(Stored data)

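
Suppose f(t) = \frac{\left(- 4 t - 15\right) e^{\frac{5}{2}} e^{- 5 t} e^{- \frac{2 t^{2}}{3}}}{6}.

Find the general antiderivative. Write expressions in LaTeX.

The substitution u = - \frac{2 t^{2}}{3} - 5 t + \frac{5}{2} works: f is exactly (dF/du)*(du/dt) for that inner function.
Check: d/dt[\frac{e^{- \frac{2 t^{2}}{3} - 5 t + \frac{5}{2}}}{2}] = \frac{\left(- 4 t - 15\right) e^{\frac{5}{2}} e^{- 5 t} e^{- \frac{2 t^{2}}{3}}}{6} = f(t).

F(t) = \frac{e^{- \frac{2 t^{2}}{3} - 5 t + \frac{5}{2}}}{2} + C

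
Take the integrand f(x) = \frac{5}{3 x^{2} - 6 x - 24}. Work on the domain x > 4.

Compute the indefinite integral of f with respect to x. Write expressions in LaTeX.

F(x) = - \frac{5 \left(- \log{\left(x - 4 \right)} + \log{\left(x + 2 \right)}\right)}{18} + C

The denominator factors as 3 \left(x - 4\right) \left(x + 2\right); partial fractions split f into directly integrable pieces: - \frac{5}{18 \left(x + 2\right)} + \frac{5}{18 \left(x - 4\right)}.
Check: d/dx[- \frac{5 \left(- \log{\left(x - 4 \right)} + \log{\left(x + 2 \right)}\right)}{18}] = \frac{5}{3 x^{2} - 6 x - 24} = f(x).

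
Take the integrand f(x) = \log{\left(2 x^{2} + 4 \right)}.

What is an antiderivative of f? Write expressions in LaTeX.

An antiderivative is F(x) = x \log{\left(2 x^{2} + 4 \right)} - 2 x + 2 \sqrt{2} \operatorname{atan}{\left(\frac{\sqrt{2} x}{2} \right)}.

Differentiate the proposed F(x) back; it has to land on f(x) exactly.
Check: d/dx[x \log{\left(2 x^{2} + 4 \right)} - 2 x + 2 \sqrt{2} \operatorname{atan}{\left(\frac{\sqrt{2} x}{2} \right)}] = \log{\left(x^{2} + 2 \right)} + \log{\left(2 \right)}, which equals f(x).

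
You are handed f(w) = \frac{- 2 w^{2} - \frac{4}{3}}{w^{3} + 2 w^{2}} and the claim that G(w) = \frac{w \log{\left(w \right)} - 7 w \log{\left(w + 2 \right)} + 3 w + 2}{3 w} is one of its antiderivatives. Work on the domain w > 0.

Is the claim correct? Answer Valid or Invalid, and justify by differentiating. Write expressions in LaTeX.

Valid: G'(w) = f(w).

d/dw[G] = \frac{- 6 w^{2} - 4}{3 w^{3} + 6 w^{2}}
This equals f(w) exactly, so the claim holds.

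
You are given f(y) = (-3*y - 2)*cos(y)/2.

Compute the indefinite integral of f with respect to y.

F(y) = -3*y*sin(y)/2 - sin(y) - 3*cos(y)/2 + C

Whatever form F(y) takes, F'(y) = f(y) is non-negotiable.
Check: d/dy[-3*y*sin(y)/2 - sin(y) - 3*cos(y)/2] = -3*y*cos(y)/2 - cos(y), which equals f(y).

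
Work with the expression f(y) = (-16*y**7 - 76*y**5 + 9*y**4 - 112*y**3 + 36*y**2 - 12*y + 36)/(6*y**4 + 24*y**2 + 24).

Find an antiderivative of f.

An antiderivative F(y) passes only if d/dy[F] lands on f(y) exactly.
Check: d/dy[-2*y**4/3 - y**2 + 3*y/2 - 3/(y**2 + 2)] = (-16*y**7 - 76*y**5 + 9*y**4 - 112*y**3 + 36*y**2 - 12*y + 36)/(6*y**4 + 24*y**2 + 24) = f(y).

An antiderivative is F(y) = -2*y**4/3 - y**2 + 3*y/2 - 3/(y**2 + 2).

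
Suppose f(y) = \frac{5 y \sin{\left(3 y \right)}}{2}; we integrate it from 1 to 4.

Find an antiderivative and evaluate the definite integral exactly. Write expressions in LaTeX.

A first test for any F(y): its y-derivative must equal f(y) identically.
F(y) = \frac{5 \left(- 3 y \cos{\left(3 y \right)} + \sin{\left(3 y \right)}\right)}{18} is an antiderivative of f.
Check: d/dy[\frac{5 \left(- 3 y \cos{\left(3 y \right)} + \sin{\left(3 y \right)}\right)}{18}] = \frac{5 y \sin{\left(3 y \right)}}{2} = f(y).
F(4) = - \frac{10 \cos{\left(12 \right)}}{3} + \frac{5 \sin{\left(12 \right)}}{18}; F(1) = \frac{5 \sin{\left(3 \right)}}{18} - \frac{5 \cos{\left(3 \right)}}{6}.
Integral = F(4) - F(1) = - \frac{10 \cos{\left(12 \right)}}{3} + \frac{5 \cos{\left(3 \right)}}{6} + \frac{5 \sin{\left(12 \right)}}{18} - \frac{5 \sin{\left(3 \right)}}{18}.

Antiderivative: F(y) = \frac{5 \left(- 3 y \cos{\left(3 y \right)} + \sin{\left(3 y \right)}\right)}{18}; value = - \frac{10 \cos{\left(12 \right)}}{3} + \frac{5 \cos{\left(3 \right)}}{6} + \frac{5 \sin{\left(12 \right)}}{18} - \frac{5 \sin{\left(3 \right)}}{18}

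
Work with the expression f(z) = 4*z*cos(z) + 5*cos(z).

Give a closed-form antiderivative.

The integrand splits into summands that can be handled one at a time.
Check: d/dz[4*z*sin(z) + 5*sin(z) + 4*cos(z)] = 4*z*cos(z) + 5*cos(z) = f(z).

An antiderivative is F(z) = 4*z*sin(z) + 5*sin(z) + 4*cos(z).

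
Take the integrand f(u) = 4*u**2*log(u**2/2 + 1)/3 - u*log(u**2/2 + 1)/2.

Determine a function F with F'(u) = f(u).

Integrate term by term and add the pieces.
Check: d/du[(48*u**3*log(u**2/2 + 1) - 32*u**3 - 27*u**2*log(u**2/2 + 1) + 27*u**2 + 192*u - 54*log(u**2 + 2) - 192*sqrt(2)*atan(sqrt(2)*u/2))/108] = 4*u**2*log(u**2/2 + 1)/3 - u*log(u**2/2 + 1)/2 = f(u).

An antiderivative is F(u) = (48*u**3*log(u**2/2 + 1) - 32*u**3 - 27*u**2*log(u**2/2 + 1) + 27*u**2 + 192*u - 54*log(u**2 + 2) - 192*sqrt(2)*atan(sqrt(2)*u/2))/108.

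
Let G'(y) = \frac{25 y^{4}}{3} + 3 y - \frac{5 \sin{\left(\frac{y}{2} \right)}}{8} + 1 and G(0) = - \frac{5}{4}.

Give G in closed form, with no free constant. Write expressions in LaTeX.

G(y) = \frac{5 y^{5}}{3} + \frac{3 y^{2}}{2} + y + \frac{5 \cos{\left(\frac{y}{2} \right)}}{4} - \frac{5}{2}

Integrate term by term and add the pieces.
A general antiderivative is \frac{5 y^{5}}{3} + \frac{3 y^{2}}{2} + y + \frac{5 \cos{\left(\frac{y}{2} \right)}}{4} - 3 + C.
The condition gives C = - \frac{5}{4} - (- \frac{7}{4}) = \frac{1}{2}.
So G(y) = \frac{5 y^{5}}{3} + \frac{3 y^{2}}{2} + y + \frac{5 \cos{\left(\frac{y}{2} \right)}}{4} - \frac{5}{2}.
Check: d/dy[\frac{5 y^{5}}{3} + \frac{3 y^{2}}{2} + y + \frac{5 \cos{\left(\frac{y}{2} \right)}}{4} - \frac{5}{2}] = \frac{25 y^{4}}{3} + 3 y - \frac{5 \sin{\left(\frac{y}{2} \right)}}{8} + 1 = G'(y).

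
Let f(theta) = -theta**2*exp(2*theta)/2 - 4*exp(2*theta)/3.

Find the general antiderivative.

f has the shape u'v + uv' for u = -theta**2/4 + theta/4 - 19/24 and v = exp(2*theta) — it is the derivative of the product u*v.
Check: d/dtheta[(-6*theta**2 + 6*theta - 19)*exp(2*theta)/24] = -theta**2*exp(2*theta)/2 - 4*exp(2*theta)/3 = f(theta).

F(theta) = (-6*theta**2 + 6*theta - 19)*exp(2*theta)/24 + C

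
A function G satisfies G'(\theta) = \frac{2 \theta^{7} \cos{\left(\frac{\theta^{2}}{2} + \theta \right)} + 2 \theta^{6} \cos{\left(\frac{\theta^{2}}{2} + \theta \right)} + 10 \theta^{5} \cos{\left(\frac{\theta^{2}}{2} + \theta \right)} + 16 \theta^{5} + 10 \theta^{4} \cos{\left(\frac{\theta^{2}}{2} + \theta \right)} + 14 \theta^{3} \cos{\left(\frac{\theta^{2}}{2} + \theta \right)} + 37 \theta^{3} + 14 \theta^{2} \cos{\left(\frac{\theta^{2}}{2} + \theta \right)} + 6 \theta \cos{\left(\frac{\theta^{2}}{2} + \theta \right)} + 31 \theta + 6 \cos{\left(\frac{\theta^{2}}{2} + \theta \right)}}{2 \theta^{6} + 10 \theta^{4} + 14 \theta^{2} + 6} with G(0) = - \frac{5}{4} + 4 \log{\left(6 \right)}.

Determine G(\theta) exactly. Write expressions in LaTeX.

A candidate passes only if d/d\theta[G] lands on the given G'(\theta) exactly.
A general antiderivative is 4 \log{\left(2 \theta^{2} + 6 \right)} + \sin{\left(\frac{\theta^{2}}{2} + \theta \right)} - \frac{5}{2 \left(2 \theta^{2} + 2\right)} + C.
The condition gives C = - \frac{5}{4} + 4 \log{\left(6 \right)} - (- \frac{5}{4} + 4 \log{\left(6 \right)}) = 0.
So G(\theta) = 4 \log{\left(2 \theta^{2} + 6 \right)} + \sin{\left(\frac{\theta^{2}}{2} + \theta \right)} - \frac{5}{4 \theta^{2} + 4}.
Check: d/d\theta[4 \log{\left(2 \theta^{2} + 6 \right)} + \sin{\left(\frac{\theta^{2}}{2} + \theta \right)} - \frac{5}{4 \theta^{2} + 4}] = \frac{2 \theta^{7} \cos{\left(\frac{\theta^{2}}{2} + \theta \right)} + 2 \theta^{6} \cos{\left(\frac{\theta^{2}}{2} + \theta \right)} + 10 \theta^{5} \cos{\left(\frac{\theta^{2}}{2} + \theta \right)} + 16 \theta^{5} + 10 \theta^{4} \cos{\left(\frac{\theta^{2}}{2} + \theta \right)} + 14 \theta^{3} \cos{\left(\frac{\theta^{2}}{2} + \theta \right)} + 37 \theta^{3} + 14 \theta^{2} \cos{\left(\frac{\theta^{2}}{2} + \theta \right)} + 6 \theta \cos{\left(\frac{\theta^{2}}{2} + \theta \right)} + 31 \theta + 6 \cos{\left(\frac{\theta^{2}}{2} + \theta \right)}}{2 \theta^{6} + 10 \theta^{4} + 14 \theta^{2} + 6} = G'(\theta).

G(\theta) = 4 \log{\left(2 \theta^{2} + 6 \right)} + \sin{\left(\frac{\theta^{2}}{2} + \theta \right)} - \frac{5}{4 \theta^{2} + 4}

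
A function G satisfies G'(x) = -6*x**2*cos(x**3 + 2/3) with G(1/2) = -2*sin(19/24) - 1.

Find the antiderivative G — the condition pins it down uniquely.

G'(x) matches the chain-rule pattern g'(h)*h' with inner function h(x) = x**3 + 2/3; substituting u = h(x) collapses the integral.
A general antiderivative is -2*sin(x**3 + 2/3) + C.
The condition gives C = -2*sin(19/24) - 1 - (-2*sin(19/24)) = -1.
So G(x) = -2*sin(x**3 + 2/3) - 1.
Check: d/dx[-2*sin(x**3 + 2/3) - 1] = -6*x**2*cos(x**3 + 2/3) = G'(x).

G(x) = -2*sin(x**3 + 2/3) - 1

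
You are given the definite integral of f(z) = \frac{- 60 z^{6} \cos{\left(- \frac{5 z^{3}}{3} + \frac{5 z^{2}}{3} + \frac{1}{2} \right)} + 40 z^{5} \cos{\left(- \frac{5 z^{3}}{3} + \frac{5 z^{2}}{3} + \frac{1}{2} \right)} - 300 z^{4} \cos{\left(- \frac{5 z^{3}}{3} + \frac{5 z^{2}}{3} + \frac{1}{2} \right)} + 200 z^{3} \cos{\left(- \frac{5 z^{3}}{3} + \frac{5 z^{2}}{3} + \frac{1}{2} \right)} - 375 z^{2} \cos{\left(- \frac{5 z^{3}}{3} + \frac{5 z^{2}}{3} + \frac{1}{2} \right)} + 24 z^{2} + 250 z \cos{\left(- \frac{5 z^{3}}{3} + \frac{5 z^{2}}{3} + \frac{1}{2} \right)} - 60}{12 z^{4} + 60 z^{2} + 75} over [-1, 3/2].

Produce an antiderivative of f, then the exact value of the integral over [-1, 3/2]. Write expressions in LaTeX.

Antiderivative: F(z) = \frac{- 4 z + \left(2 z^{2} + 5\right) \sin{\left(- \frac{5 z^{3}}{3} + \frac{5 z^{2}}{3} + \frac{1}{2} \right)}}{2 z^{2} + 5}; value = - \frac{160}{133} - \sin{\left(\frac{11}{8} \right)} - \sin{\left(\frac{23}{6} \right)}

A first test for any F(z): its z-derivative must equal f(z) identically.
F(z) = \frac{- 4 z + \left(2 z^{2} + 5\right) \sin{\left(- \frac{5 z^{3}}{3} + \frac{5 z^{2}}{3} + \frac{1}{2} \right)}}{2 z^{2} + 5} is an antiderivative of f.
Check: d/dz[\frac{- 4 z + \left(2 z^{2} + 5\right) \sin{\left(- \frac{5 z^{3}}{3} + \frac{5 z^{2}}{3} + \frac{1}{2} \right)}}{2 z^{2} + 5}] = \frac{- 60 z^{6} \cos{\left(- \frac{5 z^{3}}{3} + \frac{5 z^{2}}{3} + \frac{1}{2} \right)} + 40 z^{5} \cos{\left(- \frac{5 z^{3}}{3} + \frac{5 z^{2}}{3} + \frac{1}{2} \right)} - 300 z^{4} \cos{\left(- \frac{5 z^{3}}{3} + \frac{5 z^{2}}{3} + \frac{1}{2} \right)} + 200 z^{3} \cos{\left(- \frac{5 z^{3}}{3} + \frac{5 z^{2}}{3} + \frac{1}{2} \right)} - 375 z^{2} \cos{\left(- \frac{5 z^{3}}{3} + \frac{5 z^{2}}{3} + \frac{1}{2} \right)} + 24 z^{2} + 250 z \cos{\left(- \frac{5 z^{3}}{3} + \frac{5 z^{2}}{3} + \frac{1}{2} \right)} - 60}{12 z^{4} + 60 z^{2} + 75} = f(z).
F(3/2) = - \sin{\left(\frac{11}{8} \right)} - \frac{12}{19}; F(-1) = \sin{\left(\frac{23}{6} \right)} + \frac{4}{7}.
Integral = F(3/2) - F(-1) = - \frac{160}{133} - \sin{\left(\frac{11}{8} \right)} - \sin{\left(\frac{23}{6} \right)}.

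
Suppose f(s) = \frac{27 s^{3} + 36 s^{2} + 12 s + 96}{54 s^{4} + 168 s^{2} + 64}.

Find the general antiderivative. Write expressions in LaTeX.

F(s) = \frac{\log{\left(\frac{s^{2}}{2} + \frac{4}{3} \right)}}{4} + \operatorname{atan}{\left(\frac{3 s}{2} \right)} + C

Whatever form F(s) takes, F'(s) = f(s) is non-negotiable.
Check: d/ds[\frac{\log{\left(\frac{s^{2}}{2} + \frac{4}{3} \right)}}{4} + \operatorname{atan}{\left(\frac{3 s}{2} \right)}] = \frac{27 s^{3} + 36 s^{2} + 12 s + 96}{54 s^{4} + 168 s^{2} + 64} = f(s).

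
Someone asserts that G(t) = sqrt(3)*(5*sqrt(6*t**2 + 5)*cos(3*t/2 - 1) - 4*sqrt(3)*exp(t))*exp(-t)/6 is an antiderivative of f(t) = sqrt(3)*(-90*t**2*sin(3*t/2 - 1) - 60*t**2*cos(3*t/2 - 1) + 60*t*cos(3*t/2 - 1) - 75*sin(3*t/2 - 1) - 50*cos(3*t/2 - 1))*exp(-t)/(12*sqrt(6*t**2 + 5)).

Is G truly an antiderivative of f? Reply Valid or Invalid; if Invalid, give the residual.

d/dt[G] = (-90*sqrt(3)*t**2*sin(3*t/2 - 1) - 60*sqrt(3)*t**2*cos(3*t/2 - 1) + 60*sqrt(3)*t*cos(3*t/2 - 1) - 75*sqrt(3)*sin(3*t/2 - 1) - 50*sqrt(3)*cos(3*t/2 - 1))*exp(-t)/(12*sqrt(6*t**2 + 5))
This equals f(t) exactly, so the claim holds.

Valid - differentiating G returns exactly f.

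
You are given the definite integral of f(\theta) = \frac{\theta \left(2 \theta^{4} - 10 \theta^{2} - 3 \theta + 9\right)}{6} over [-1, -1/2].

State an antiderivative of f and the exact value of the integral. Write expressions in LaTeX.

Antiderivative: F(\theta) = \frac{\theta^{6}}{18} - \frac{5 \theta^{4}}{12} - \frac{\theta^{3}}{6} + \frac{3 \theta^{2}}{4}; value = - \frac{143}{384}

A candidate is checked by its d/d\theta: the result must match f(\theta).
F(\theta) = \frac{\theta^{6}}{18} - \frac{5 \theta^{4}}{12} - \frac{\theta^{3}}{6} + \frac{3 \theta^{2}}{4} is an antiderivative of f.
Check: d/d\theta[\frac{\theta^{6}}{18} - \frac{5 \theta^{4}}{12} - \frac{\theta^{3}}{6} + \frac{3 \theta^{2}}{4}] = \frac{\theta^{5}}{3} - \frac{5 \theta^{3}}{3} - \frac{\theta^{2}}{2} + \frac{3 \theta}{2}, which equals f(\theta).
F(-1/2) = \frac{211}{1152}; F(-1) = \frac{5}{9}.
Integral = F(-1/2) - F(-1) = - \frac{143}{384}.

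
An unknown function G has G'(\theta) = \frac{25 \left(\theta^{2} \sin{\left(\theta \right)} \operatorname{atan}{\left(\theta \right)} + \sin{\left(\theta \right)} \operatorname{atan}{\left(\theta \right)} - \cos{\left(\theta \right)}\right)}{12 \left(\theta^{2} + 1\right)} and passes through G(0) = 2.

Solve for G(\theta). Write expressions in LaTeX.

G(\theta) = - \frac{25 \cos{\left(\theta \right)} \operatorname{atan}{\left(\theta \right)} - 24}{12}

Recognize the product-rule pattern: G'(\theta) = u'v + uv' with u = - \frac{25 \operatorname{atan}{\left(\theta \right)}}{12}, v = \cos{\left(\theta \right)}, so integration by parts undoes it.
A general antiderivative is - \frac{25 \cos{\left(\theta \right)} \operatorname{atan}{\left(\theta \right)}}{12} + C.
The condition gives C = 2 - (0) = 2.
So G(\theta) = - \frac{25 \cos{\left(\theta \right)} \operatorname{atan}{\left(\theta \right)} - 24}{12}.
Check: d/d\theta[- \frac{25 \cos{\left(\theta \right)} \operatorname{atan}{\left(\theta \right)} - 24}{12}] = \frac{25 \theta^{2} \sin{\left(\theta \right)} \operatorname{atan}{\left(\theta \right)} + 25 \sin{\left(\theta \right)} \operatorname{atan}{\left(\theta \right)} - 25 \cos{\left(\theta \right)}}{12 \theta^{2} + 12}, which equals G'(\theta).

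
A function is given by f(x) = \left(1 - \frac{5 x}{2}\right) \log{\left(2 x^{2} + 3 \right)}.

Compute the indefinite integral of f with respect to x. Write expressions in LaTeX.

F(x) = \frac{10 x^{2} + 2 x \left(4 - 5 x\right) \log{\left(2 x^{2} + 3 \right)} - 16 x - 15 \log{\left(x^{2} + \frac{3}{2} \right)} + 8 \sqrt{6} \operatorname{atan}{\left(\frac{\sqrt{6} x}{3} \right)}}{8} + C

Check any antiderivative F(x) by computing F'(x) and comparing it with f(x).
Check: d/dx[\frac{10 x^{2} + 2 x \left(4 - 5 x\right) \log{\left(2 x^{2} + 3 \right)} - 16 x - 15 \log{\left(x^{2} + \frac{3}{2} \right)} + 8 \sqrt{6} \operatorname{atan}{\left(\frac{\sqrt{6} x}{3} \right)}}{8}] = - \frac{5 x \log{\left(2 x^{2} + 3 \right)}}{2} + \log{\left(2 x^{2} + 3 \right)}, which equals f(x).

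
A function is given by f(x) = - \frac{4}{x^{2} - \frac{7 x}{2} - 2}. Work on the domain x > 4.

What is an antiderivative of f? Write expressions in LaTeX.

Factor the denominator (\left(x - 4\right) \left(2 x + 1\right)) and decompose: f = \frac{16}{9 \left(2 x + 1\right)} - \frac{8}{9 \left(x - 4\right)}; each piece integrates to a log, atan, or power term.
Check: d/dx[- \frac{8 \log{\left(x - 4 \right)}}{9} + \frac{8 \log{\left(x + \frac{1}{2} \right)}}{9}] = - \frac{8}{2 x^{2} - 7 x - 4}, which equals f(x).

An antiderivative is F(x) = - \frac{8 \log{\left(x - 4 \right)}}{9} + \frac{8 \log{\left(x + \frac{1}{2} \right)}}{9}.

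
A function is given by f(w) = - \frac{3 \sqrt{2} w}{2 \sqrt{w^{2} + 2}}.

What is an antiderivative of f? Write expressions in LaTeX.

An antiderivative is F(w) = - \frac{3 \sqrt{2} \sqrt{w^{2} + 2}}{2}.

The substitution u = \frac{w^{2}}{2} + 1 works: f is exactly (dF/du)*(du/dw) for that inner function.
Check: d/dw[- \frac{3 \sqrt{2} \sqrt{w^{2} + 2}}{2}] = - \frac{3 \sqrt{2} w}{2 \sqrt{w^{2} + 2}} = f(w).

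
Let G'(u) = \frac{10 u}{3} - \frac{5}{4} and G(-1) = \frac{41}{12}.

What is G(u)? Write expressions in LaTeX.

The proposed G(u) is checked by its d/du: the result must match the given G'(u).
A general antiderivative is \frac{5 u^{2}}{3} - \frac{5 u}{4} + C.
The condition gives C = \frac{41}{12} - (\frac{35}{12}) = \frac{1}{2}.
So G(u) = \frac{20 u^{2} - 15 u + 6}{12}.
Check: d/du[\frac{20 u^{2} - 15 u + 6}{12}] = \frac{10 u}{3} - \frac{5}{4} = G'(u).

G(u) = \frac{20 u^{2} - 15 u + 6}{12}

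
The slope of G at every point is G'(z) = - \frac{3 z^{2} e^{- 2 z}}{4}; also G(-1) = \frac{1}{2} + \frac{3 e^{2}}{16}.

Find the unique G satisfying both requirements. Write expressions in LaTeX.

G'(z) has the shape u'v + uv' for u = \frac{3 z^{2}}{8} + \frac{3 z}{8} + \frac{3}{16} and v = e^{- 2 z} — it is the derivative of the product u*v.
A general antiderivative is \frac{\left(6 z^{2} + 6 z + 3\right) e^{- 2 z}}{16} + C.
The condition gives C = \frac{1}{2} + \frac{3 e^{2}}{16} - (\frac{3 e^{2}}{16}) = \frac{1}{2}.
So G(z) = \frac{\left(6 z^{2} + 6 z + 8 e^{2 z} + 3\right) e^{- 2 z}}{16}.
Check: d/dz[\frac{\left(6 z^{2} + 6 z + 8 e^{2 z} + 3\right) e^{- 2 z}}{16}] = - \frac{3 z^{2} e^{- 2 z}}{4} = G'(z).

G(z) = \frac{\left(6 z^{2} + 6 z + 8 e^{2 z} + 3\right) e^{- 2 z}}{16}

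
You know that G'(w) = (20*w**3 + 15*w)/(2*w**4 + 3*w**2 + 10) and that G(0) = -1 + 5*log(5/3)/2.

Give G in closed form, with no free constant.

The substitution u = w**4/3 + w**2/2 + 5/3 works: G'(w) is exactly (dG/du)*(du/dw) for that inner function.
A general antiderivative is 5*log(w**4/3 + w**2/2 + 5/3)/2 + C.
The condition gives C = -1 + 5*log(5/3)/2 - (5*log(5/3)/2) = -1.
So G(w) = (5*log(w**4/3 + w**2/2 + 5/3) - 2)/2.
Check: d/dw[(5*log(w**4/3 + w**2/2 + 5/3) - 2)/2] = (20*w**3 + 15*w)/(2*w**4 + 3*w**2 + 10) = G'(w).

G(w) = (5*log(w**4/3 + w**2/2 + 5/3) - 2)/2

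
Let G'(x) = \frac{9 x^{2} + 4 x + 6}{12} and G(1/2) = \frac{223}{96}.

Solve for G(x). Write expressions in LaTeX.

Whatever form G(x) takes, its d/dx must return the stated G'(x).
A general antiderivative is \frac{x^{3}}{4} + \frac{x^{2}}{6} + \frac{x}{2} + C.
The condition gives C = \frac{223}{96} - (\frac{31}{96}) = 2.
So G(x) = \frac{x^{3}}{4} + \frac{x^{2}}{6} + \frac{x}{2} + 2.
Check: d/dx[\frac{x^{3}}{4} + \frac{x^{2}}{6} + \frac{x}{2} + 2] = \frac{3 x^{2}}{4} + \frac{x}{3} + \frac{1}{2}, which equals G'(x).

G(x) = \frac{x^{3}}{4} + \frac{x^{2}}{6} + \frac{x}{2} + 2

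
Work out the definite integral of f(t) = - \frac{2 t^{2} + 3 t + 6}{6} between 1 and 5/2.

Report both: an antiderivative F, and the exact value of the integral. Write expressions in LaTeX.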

• **Exercise details**
Select all lines with the word "Suppose" from the entries above.

• **Solution to this problem**
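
Suppose f(t) = \frac{\left(- 4 t - 15\right) e^{\frac{5}{2}} e^{- 5 t} e^{- \frac{2 t^{2}}{3}}}{6}.
Suppose f(y) = \frac{5 y \sin{\left(3 y \right)}}{2}; we integrate it from 1 to 4.
Suppose f(s) = \frac{27 s^{3} + 36 s^{2} + 12 s + 96}{54 s^{4} + 168 s^{2} + 64}.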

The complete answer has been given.